[About this exercise]
Please give the data again in full, exactly as provided.

Stored data entries
******************************
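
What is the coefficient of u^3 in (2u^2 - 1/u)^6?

General term: C(6,j)·(2u^2)^j·(-1/u)^(6-j), with u-exponent 2j − 1(6−j) = 3j − 6.
Set 3j − 6 = 3: j = 3.
C(6,3) = 20; 2^3 = 8; (-1)^3 = -1.
Coefficient = 20 · 8 · (-1) = -160.

-160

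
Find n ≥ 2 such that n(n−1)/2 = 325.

26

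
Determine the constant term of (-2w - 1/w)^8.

General term: C(8,j)·(-2w)^j·(-1/w)^(8-j), with w-exponent 1j − 1(8−j) = 2j − 8.
Set 2j − 8 = 0: j = 4.
C(8,4) = 70; (-2)^4 = 16; (-1)^4 = 1.
Coefficient = 70 · 16 · 1 = 1120.

1120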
******************************
[Answer area]
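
What is the coefficient of u^3 in (2u^2 - 1/u)^6?

General term: C(6,j)·(2u^2)^j·(-1/u)^(6-j), with u-exponent 2j − 1(6−j) = 3j − 6.
Set 3j − 6 = 3: j = 3.
C(6,3) = 20; 2^3 = 8; (-1)^3 = -1.
Coefficient = 20 · 8 · (-1) = -160.

-160

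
Find n ≥ 2 such that n(n−1)/2 = 325.

26

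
Determine the constant term of (-2w - 1/w)^8.

General term: C(8,j)·(-2w)^j·(-1/w)^(8-j), with w-exponent 1j − 1(8−j) = 2j − 8.
Set 2j − 8 = 0: j = 4.
C(8,4) = 70; (-2)^4 = 16; (-1)^4 = 1.
Coefficient = 70 · 16 · 1 = 1120.

1120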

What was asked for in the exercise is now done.